▶ **Exercise objective**
Return, in their exact form, the lines that lie between the start of the data below and the line containing "city=PB3, Aug=80.6, Oct=91.3, Dec=68.4, Sep=68.9", with both ends included.

---------- Supplied material ----------

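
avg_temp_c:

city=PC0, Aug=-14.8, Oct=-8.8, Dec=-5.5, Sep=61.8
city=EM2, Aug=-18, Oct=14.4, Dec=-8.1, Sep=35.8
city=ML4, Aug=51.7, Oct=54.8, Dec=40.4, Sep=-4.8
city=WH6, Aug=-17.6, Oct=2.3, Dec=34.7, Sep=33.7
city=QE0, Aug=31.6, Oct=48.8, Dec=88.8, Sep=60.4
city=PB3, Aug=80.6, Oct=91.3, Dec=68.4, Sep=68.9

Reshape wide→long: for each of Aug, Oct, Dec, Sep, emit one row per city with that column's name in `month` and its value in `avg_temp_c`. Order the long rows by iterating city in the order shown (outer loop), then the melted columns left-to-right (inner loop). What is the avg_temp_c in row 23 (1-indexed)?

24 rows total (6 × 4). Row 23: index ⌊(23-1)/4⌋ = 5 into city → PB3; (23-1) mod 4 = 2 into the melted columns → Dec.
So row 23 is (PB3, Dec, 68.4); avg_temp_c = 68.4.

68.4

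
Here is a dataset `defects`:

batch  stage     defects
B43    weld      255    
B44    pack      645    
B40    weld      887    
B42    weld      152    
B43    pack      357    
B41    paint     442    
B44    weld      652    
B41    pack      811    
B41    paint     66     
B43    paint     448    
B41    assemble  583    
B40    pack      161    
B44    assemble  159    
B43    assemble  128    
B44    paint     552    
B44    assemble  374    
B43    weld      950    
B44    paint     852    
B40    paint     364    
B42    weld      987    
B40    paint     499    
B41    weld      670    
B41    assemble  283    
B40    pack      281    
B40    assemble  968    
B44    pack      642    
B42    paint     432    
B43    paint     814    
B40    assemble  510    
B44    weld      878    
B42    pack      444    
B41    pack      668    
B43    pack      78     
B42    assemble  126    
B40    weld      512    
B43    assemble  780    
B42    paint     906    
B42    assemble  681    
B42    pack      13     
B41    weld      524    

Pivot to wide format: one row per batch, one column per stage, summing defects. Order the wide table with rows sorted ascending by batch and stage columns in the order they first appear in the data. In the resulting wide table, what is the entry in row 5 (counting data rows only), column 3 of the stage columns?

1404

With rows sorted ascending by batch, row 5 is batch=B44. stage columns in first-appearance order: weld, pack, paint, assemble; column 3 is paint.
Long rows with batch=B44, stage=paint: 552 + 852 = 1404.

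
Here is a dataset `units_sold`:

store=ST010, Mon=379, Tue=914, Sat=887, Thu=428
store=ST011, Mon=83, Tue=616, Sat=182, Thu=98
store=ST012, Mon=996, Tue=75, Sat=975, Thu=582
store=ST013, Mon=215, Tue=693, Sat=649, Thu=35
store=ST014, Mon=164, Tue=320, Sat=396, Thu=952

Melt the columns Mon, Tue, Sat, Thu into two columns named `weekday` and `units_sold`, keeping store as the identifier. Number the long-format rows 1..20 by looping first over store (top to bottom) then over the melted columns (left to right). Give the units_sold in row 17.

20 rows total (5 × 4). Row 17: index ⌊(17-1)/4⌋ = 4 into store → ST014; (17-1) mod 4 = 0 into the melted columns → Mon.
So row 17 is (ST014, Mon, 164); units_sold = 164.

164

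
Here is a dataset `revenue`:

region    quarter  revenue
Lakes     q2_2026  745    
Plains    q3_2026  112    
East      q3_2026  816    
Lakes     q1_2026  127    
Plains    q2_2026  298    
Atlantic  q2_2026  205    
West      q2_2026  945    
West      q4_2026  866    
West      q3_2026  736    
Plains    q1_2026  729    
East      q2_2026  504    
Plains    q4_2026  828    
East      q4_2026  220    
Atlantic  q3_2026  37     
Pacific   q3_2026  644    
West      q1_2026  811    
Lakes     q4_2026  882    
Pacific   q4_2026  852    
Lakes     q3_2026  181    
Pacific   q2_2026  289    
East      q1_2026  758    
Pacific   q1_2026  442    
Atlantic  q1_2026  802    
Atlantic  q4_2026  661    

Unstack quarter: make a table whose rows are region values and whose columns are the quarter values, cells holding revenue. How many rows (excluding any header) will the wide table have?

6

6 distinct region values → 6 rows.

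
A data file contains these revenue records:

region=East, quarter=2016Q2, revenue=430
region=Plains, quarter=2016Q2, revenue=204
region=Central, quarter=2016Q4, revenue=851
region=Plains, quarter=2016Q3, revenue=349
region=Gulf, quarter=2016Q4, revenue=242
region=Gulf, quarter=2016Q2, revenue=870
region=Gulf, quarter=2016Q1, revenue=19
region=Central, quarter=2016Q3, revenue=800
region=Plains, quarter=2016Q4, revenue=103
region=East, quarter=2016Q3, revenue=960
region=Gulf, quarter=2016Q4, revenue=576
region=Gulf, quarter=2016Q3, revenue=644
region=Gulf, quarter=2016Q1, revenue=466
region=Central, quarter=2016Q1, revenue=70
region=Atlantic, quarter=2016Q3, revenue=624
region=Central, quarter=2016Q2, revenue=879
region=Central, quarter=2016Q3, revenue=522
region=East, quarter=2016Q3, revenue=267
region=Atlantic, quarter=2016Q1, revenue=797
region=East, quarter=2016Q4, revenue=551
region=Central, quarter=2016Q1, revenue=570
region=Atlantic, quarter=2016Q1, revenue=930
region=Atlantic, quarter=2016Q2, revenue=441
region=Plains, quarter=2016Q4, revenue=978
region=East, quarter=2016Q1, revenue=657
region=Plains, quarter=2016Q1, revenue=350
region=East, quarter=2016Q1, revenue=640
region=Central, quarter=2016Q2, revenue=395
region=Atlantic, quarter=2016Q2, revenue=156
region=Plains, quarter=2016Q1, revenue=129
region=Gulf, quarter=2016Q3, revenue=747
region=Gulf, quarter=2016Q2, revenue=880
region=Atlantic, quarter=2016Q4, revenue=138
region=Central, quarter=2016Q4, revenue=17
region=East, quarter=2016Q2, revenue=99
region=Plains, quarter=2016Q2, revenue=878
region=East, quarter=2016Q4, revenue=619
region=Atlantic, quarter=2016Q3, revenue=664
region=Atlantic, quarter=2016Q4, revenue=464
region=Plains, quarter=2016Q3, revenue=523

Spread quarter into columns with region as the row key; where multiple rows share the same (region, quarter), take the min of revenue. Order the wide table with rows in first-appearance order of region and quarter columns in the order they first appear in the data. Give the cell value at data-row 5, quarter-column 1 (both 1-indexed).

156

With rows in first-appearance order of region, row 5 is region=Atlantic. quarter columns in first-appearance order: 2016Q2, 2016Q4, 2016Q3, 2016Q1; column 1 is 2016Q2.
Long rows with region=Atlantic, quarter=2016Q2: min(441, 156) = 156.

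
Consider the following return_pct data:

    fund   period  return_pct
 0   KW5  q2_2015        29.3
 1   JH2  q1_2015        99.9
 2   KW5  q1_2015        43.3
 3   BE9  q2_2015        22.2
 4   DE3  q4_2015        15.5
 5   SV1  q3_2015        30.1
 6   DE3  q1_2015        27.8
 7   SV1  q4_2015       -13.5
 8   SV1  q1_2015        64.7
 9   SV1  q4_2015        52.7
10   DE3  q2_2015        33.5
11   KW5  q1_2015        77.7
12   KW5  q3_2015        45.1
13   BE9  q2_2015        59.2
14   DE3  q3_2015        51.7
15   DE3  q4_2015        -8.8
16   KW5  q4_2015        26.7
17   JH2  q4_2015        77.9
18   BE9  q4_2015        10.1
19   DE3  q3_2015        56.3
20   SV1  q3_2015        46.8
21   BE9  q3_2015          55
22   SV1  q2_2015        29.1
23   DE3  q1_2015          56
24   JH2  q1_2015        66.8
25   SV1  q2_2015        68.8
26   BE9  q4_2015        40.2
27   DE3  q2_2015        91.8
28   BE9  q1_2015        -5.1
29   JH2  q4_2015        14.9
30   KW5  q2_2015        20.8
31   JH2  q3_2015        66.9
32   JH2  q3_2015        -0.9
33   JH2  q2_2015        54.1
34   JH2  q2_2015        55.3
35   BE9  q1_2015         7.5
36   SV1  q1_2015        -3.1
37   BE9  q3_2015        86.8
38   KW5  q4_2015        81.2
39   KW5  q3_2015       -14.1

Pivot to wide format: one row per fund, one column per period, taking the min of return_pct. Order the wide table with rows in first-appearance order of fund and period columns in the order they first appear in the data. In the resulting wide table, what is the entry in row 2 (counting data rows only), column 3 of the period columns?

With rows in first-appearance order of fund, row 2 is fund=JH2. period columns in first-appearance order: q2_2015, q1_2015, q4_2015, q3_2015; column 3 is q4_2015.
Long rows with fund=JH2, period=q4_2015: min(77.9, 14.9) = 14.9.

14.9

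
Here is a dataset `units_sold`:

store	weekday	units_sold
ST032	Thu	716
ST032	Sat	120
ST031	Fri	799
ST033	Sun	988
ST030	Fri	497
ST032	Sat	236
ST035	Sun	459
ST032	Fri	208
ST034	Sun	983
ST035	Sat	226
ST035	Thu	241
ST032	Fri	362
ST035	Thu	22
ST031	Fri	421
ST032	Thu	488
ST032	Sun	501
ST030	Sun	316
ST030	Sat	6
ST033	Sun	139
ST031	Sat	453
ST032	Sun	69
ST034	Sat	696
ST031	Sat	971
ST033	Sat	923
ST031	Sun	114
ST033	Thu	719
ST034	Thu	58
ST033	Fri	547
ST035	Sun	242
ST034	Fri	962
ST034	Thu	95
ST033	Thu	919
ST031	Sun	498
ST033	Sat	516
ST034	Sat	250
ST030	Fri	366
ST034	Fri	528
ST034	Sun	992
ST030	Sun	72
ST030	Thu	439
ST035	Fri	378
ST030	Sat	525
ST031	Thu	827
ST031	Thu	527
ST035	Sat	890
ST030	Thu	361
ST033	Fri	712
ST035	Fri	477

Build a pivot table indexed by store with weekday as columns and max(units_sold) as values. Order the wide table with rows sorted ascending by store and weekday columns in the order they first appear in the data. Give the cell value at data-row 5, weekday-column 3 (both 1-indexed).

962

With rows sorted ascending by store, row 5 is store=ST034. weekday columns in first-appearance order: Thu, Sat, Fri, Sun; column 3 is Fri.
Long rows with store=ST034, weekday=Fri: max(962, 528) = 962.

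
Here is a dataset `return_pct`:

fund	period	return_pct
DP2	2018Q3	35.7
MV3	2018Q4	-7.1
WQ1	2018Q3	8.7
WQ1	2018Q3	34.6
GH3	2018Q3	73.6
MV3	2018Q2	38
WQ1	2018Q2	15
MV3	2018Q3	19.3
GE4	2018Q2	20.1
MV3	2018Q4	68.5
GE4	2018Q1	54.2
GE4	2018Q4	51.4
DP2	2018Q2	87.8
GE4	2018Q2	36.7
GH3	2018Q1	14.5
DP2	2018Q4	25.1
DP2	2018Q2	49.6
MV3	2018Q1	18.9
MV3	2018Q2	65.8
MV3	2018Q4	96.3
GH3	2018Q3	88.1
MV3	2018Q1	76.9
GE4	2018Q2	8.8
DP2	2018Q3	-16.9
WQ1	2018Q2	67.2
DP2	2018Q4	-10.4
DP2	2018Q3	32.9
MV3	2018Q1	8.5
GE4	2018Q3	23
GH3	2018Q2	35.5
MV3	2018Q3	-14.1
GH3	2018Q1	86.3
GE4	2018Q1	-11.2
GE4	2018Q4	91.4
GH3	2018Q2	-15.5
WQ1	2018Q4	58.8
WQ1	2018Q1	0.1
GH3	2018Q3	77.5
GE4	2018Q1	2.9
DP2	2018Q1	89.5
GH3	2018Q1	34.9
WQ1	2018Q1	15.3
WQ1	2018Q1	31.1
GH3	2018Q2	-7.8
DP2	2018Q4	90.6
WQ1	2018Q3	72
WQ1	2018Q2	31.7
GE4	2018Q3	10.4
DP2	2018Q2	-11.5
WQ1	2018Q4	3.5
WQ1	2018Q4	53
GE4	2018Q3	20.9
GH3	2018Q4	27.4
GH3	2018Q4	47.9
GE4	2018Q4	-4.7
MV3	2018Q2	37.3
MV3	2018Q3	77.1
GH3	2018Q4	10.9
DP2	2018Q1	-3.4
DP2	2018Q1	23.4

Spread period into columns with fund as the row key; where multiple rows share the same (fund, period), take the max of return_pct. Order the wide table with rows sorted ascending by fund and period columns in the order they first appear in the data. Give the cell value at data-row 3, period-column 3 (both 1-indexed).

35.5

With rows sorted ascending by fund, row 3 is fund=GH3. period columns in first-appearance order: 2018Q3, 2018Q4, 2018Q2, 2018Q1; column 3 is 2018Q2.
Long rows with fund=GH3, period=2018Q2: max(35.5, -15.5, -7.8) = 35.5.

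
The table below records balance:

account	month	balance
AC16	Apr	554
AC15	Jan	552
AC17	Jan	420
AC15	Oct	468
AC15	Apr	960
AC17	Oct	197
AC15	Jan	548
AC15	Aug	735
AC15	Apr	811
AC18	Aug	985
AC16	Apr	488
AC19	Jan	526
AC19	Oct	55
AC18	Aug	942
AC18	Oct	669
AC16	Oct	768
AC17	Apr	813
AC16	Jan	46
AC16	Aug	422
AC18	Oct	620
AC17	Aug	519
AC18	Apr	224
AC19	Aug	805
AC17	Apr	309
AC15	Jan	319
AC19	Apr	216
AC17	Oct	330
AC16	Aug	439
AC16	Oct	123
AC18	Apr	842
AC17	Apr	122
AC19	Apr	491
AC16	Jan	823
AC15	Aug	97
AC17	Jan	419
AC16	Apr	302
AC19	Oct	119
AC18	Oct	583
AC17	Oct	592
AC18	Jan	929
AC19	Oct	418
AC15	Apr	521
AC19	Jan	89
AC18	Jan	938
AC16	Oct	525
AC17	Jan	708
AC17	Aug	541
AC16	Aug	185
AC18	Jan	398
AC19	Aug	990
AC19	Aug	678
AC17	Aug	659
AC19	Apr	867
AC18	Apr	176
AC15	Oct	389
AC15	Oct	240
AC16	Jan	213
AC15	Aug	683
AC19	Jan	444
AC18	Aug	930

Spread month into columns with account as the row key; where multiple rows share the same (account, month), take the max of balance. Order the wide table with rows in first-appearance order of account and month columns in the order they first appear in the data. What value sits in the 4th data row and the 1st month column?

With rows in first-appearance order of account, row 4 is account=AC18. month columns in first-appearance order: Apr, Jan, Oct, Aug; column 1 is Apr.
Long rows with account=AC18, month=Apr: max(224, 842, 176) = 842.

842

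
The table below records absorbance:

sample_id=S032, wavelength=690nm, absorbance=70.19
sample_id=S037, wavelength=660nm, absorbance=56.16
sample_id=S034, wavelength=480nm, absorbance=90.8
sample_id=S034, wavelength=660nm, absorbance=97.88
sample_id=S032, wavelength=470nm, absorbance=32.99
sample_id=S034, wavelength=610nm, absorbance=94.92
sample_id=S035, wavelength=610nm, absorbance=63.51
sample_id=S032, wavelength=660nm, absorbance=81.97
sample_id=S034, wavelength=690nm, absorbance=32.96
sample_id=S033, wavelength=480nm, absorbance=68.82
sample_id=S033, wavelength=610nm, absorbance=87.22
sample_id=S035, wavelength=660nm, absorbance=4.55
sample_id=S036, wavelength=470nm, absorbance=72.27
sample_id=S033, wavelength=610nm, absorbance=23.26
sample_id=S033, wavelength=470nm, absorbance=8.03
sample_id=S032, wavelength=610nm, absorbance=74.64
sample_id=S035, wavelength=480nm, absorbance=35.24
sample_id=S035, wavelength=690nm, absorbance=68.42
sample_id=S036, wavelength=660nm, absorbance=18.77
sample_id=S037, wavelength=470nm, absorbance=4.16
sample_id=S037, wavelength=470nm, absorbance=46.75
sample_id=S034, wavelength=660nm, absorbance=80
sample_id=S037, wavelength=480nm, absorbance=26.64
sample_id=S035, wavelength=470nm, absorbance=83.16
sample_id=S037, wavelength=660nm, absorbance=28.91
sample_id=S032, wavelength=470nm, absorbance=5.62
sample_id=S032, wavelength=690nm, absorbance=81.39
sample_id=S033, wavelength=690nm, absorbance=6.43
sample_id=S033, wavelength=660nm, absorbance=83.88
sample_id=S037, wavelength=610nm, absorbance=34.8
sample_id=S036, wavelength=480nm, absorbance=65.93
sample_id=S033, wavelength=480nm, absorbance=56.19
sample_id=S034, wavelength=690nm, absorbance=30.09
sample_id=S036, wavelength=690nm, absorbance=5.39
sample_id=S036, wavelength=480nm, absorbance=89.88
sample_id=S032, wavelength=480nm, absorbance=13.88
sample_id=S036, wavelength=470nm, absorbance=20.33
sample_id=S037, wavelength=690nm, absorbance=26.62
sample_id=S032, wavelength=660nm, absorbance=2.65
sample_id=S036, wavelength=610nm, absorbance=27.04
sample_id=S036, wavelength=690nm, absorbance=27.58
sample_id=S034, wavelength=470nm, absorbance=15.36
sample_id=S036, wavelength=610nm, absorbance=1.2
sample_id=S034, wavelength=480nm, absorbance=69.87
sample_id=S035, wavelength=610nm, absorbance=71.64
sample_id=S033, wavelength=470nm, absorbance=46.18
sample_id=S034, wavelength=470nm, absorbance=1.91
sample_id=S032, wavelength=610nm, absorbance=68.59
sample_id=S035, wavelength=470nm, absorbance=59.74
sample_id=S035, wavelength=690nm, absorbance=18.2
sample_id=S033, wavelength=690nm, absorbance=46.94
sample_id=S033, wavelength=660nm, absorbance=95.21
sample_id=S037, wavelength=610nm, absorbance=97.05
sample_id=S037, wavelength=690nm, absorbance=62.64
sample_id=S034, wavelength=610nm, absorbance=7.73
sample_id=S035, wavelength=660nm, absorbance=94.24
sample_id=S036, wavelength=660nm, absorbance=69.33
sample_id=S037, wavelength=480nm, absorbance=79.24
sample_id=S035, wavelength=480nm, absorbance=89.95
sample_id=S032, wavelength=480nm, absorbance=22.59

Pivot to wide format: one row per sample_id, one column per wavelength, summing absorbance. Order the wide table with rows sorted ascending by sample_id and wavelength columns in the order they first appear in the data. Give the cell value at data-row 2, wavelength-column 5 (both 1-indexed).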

----------

▶ **Your solution**
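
avg_temp_c:

city=PC0, Aug=-14.8, Oct=-8.8, Dec=-5.5, Sep=61.8
city=EM2, Aug=-18, Oct=14.4, Dec=-8.1, Sep=35.8
city=ML4, Aug=51.7, Oct=54.8, Dec=40.4, Sep=-4.8
city=WH6, Aug=-17.6, Oct=2.3, Dec=34.7, Sep=33.7
city=QE0, Aug=31.6, Oct=48.8, Dec=88.8, Sep=60.4
city=PB3, Aug=80.6, Oct=91.3, Dec=68.4, Sep=68.9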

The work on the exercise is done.